### DESCRIPTION OF THE TASK:
Transcribe the records below. Leave nothing out and change nothing.

★ ★ ★ ★ ★ ★ ★

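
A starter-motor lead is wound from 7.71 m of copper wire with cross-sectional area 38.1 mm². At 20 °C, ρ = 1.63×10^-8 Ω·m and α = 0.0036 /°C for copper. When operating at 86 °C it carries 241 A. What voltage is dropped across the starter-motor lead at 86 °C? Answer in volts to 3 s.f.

0.984 V

A = 38.1 mm² = 3.810e-05 m²
R₍20₎ = ρL/A = (1.63×10^-8)(7.71)/(3.810e-05) = 0.003299 Ω
R₍86₎ = R₍20₎(1 + αΔT) = 0.003299 × (1 + 0.0036×66) = 0.004082 Ω
V = IR = 241 × 0.004082 = 0.984 V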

★ ★ ★ ★ ★ ★ ★

### RESPONSE FOR THIS EXERCISE:
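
A starter-motor lead is wound from 7.71 m of copper wire with cross-sectional area 38.1 mm². At 20 °C, ρ = 1.63×10^-8 Ω·m and α = 0.0036 /°C for copper. When operating at 86 °C it carries 241 A. What voltage is dropped across the starter-motor lead at 86 °C? Answer in volts to 3 s.f.

0.984 V

A = 38.1 mm² = 3.810e-05 m²
R₍20₎ = ρL/A = (1.63×10^-8)(7.71)/(3.810e-05) = 0.003299 Ω
R₍86₎ = R₍20₎(1 + αΔT) = 0.003299 × (1 + 0.0036×66) = 0.004082 Ω
V = IR = 241 × 0.004082 = 0.984 V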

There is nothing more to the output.